▶ [What this task involves]: List all the lines in these records that hold "where".
--- START ---
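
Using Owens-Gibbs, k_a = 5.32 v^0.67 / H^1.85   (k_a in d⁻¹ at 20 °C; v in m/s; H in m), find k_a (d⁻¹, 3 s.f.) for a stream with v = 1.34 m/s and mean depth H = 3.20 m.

k_a ≈ 0.753 d⁻¹

k_a = 5.32 × 1.34^0.67 / 3.20^1.85 = 5.32 × 1.217 / 8.601 = 0.7526 d⁻¹.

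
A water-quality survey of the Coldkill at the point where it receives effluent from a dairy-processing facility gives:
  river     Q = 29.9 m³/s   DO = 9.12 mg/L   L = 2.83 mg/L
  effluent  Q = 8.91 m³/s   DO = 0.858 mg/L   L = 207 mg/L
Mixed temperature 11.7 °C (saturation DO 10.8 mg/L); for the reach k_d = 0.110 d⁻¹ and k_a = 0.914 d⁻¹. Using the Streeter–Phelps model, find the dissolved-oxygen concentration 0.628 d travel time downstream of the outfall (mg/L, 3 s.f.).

Mixed DO = (29.9×9.12 + 8.91×0.858)/(29.9+8.91) = 280.3/38.81 = 7.223 mg/L.
Mixed L₀ = (29.9×2.83 + 8.91×207)/(38.81) = 1929/38.81 = 49.70 mg/L.
Initial deficit D₀ = C_s − DO₀ = 10.8 − 7.223 = 3.577 mg/L.
D(0.628) = [0.110×49.70/(0.914−0.110)](e^(−0.110×0.628) − e^(−0.914×0.628)) + 3.577 e^(−0.914×0.628)
= 6.800 × (0.9333 − 0.5633) + 3.577 × 0.5633 = 4.531 mg/L.
DO = 10.8 − 4.531 = 6.269 mg/L.

DO ≈ 6.27 mg/L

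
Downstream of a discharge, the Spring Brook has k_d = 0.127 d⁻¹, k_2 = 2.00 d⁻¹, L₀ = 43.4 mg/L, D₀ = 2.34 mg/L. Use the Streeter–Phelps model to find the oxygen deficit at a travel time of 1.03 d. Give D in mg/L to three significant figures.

k_d L₀/(k_2−k_d) = 0.127×43.4/(2.00−0.127) = 5.512/1.873 = 2.943 mg/L.
e^(−k_d t) = e^(−0.127×1.030) = 0.8774; e^(−k_2 t) = e^(−2.00×1.030) = 0.1275.
D = 2.943 × (0.8774 − 0.1275) + 2.34 × 0.1275 = 2.207 + 0.2982 = 2.505 mg/L.

D ≈ 2.51 mg/L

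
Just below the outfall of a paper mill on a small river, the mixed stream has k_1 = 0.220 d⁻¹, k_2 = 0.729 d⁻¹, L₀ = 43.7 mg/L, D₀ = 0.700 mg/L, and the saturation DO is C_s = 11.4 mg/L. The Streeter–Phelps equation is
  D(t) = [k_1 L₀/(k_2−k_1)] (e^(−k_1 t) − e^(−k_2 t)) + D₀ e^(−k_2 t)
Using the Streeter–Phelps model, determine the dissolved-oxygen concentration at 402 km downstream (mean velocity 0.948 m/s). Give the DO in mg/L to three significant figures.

Travel time t = x/v = 402 km / (0.948 m/s) = 402000 m / 0.948 m/s = 424100 s = 4.908 d.
k_1 L₀/(k_2−k_1) = 0.220×43.7/(0.729−0.220) = 9.614/0.5090 = 18.89 mg/L.
e^(−k_1 t) = e^(−0.220×4.908) = 0.3397; e^(−k_2 t) = e^(−0.729×4.908) = 0.02793.
D = 18.89 × (0.3397 − 0.02793) + 0.700 × 0.02793 = 5.888 + 0.01955 = 5.908 mg/L.
DO = C_s − D = 11.4 − 5.908 = 5.492 mg/L.

DO ≈ 5.49 mg/L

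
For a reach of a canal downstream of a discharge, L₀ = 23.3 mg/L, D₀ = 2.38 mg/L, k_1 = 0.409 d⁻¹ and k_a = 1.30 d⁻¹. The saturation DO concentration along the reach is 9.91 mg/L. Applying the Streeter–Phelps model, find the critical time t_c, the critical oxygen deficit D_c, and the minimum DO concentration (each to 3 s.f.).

t_c = [1/(k_a−k_1)] ln[(k_a/k_1)(1 − D₀(k_a−k_1)/(k_1 L₀))]
= [1/(1.30−0.409)] ln[(1.30/0.409)(1 − 2.38×0.8910/(0.409×23.3))]
= (1/0.8910) ln[3.178 × 0.7775] = 1.122 × ln(2.471) = 1.122 × 0.9047 = 1.015 d.
D_c = (k_1/k_a) L₀ e^(−k_1 t_c) = (0.409/1.30) × 23.3 × e^(−0.409×1.015) = 0.3146 × 23.3 × 0.6601 = 4.839 mg/L.
Minimum DO = C_s − D_c = 9.91 − 4.839 = 5.071 mg/L.

t_c ≈ 1.02 d; D_c ≈ 4.84 mg/L; min DO ≈ 5.07 mg/L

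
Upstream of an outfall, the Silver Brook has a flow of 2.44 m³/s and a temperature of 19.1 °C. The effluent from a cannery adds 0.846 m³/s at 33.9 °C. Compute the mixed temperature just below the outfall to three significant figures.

Flow-weighted mixing: C = (Q_r C_r + Q_w C_w)/(Q_r + Q_w)
= (2.44×19.1 + 0.846×33.9)/(2.44 + 0.846) = 75.28/3.286 = 22.91 °C.

22.9 °C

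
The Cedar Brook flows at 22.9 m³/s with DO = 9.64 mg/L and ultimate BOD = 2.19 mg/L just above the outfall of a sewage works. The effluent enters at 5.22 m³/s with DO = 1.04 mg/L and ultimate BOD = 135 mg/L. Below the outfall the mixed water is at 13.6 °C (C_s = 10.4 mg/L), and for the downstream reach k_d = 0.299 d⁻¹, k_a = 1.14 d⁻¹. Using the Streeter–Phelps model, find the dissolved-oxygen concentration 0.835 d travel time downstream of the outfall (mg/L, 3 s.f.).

DO ≈ 5.74 mg/L

Mixed DO = (22.9×9.64 + 5.22×1.04)/(22.9+5.22) = 226.2/28.12 = 8.044 mg/L.
Mixed L₀ = (22.9×2.19 + 5.22×135)/(28.12) = 754.9/28.12 = 26.84 mg/L.
Initial deficit D₀ = C_s − DO₀ = 10.4 − 8.044 = 2.356 mg/L.
D(0.835) = [0.299×26.84/(1.14−0.299)](e^(−0.299×0.835) − e^(−1.14×0.835)) + 2.356 e^(−1.14×0.835)
= 9.544 × (0.7791 − 0.3860) + 2.356 × 0.3860 = 4.661 mg/L.
DO = 10.4 − 4.661 = 5.739 mg/L.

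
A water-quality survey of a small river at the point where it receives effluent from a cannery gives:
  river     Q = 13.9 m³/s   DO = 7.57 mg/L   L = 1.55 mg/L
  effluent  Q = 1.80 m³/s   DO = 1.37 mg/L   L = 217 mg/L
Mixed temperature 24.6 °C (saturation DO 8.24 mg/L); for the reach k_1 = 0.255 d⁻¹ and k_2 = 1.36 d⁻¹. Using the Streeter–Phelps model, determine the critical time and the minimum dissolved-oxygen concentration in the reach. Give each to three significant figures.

t_c ≈ 1.28 d; minimum DO ≈ 4.69 mg/L

Mixed DO = (13.9×7.57 + 1.80×1.37)/(13.9+1.80) = 107.7/15.70 = 6.859 mg/L.
Mixed L₀ = (13.9×1.55 + 1.80×217)/(15.70) = 412.1/15.70 = 26.25 mg/L.
Initial deficit D₀ = C_s − DO₀ = 8.24 − 6.859 = 1.381 mg/L.
t_c = (1/1.105) ln[(1.36/0.255)(1 − 1.381×1.105/(0.255×26.25))] = 0.9050 × ln(4.118) = 1.281 d.
D_c = (0.255/1.36) × 26.25 × e^(−0.255×1.281) = 0.1875 × 26.25 × 0.7214 = 3.551 mg/L.
Minimum DO = 8.24 − 3.551 = 4.689 mg/L.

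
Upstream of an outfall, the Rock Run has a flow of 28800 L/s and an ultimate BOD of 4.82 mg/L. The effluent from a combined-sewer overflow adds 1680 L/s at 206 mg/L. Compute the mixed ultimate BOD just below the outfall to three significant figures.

Flow-weighted mixing: C = (Q_r C_r + Q_w C_w)/(Q_r + Q_w)
= (28800×4.82 + 1680×206)/(28800 + 1680) = 484900/30480 = 15.91 mg/L.

15.9 mg/L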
--- END ---
▶ [Solution for this problem]:
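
A water-quality survey of the Coldkill at the point where it receives effluent from a dairy-processing facility gives:
A water-quality survey of a small river at the point where it receives effluent from a cannery gives: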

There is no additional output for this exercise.